▶ _ASSIGNED TASK_
Line by line, count where the string "members" appears in the listing, then give the number of such lines alone.
______________________________
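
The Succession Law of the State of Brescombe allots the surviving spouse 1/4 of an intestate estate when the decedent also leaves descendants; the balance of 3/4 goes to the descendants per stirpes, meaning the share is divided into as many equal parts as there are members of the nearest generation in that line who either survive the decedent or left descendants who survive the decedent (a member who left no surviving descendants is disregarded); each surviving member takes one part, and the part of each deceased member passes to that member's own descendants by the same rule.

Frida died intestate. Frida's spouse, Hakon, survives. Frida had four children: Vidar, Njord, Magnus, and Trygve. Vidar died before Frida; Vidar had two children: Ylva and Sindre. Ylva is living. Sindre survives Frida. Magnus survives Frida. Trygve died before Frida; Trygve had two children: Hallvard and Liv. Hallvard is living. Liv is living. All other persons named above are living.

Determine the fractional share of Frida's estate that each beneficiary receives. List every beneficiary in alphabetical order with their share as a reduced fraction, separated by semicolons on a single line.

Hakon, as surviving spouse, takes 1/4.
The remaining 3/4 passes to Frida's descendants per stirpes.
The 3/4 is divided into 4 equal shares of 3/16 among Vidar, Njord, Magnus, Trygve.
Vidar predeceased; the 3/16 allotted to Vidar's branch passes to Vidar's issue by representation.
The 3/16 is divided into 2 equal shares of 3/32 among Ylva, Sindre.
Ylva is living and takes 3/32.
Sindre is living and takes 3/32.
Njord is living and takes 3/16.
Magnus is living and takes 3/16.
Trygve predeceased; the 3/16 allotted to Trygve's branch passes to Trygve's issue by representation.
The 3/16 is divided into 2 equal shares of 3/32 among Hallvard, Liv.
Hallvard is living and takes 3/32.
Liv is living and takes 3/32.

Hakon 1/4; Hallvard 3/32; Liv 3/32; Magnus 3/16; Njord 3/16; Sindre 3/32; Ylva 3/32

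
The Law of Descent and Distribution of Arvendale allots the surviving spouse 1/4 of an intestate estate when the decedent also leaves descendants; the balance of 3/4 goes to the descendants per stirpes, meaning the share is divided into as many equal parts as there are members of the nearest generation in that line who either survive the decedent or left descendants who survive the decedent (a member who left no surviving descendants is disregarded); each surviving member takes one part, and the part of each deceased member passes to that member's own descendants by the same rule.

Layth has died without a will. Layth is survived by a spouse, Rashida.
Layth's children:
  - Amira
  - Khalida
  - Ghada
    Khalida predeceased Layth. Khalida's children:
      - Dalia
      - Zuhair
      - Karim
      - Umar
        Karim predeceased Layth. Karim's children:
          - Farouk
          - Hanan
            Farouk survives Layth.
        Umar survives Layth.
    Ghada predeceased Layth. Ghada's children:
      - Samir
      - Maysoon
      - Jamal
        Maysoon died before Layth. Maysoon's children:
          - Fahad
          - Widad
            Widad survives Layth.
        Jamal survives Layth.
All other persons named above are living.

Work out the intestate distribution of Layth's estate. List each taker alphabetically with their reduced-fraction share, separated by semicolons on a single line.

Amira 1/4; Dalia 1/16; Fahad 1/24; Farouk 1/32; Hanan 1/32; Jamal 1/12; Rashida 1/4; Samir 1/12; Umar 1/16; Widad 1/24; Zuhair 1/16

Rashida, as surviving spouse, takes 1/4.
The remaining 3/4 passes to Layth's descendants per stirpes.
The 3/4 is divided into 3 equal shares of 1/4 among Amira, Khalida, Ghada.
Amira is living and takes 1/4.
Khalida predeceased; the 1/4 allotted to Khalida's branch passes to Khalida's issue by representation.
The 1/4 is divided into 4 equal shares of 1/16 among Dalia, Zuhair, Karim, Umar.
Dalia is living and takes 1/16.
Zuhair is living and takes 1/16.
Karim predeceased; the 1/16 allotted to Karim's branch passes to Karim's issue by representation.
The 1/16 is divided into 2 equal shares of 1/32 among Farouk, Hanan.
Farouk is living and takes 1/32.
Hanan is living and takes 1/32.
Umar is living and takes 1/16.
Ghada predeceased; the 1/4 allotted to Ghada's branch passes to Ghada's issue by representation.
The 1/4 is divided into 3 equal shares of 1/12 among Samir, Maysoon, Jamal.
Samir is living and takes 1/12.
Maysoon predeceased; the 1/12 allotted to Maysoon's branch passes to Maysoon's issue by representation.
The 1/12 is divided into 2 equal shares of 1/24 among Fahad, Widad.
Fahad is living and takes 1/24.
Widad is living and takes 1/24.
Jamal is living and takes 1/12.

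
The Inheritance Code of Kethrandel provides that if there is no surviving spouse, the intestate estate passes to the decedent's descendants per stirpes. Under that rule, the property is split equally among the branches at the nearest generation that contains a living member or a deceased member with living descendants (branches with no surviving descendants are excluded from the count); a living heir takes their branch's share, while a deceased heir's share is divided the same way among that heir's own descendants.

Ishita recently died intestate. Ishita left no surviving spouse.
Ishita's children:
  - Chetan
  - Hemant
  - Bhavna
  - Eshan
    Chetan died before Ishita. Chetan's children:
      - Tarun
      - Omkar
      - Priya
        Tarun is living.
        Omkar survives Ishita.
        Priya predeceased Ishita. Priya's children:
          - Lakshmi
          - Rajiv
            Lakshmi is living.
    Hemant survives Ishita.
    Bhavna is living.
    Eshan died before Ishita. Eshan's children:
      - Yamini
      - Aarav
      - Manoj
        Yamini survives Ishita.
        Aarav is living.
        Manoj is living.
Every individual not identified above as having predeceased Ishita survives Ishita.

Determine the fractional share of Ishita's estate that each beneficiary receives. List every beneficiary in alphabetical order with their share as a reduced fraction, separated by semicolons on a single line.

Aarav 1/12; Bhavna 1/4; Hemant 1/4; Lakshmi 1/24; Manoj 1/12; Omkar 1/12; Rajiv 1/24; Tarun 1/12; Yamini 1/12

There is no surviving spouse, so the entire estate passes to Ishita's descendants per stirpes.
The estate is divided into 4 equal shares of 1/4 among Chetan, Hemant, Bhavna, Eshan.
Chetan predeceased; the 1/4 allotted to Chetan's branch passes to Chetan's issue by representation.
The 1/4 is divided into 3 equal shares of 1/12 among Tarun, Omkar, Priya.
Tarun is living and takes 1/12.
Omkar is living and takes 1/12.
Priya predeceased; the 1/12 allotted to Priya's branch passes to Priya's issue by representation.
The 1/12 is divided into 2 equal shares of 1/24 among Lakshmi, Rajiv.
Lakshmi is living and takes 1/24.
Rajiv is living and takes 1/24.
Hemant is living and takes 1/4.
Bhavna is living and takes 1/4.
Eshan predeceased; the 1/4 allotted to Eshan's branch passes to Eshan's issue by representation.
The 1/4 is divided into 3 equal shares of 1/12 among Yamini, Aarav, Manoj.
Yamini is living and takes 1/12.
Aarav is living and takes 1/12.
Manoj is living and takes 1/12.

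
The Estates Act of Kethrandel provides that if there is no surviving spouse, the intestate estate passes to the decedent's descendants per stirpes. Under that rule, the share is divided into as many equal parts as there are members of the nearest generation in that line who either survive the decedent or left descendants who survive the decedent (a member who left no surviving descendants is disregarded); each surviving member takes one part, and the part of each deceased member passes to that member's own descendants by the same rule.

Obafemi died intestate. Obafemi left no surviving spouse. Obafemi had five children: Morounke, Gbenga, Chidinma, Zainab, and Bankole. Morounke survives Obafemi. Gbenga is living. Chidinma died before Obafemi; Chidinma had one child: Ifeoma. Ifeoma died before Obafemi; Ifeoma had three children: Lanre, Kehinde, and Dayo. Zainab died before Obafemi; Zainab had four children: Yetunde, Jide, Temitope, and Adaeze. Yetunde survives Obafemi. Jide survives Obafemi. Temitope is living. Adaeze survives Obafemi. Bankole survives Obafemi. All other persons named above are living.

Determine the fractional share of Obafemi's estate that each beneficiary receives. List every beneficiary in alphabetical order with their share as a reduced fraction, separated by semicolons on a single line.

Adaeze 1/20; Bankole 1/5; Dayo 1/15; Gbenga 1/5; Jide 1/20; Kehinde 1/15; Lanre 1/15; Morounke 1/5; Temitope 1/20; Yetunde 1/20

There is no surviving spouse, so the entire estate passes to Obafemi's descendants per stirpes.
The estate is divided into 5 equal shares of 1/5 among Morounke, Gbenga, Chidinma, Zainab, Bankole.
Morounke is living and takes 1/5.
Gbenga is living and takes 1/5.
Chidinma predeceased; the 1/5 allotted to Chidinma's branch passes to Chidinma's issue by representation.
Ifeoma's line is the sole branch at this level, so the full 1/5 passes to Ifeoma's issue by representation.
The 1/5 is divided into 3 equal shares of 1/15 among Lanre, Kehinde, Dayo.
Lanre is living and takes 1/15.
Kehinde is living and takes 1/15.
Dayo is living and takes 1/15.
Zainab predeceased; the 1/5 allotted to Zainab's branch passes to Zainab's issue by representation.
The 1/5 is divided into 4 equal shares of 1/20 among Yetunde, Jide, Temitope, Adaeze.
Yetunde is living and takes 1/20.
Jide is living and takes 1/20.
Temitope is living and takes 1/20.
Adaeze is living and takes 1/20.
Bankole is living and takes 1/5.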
______________________________
▶ _ANSWER AREA_
3